* **EXERCISE INSTRUCTIONS**:
Take the lines below between the one holding "Answer: √156767010/10 ≈ 1252.1" and the one holding "Answer: 1391824", inclusive, and copy them exactly. Add nothing.

____

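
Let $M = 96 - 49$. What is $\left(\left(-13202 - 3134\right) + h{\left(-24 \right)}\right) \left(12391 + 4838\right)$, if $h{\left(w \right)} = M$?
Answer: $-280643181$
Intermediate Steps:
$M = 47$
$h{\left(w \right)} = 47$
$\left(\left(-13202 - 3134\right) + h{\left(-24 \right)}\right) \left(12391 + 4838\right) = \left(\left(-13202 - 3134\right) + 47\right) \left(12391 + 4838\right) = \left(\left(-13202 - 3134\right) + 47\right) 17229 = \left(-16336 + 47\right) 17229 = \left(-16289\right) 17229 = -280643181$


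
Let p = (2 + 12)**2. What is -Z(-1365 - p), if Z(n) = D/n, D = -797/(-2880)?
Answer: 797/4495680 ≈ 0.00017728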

____

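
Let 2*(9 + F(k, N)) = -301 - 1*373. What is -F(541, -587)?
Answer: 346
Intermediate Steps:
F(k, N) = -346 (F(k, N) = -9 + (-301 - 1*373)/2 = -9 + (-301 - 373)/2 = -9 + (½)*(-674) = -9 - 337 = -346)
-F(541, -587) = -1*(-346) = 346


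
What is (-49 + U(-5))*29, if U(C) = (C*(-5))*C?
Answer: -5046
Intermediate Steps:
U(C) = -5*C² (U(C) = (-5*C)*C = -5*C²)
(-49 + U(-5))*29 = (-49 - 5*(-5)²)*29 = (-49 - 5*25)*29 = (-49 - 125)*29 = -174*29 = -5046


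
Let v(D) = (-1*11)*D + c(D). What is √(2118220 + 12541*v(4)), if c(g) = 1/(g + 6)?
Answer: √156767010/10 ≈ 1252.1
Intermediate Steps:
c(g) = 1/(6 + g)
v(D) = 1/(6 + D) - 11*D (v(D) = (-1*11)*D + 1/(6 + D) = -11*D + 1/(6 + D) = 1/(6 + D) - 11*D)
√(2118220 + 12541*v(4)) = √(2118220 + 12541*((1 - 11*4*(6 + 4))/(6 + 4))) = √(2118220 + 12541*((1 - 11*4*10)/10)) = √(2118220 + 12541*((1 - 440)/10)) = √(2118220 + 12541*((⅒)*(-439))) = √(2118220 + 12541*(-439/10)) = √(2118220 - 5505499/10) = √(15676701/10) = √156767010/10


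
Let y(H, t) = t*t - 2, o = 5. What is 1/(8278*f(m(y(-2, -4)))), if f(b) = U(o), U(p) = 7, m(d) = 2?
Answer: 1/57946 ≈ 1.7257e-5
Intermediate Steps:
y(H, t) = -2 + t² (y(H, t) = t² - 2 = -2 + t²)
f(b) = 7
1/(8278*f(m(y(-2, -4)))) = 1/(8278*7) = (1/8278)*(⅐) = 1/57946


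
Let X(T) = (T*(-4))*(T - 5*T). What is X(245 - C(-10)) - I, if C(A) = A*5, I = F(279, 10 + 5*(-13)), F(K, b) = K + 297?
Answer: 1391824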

____

* **WRITTEN SOLUTION**:
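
Answer: √156767010/10 ≈ 1252.1
Intermediate Steps:
c(g) = 1/(6 + g)
v(D) = 1/(6 + D) - 11*D (v(D) = (-1*11)*D + 1/(6 + D) = -11*D + 1/(6 + D) = 1/(6 + D) - 11*D)
√(2118220 + 12541*v(4)) = √(2118220 + 12541*((1 - 11*4*(6 + 4))/(6 + 4))) = √(2118220 + 12541*((1 - 11*4*10)/10)) = √(2118220 + 12541*((1 - 440)/10)) = √(2118220 + 12541*((⅒)*(-439))) = √(2118220 + 12541*(-439/10)) = √(2118220 - 5505499/10) = √(15676701/10) = √156767010/10


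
Let y(H, t) = t*t - 2, o = 5. What is 1/(8278*f(m(y(-2, -4)))), if f(b) = U(o), U(p) = 7, m(d) = 2?
Answer: 1/57946 ≈ 1.7257e-5
Intermediate Steps:
y(H, t) = -2 + t² (y(H, t) = t² - 2 = -2 + t²)
f(b) = 7
1/(8278*f(m(y(-2, -4)))) = 1/(8278*7) = (1/8278)*(⅐) = 1/57946


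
Let X(T) = (T*(-4))*(T - 5*T). What is X(245 - C(-10)) - I, if C(A) = A*5, I = F(279, 10 + 5*(-13)), F(K, b) = K + 297?
Answer: 1391824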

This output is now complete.